Dataset entries
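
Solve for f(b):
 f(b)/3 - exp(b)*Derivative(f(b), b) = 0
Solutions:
 f(b) = C1*exp(-exp(-b)/3)


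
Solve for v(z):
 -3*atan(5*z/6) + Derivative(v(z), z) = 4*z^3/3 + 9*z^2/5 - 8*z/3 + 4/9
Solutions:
 v(z) = C1 + z^4/3 + 3*z^3/5 - 4*z^2/3 + 3*z*atan(5*z/6) + 4*z/9 - 9*log(25*z^2 + 36)/5


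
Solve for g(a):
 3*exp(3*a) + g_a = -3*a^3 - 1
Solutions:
 g(a) = C1 - 3*a^4/4 - a - exp(3*a)


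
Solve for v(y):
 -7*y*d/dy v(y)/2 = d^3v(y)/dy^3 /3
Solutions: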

## Task instructions
Write out the records once more, precisely as they stand.

## The answer
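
Solve for f(b):
 f(b)/3 - exp(b)*Derivative(f(b), b) = 0
Solutions:
 f(b) = C1*exp(-exp(-b)/3)


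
Solve for v(z):
 -3*atan(5*z/6) + Derivative(v(z), z) = 4*z^3/3 + 9*z^2/5 - 8*z/3 + 4/9
Solutions:
 v(z) = C1 + z^4/3 + 3*z^3/5 - 4*z^2/3 + 3*z*atan(5*z/6) + 4*z/9 - 9*log(25*z^2 + 36)/5


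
Solve for g(a):
 3*exp(3*a) + g_a = -3*a^3 - 1
Solutions:
 g(a) = C1 - 3*a^4/4 - a - exp(3*a)


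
Solve for v(y):
 -7*y*d/dy v(y)/2 = d^3v(y)/dy^3 /3
Solutions: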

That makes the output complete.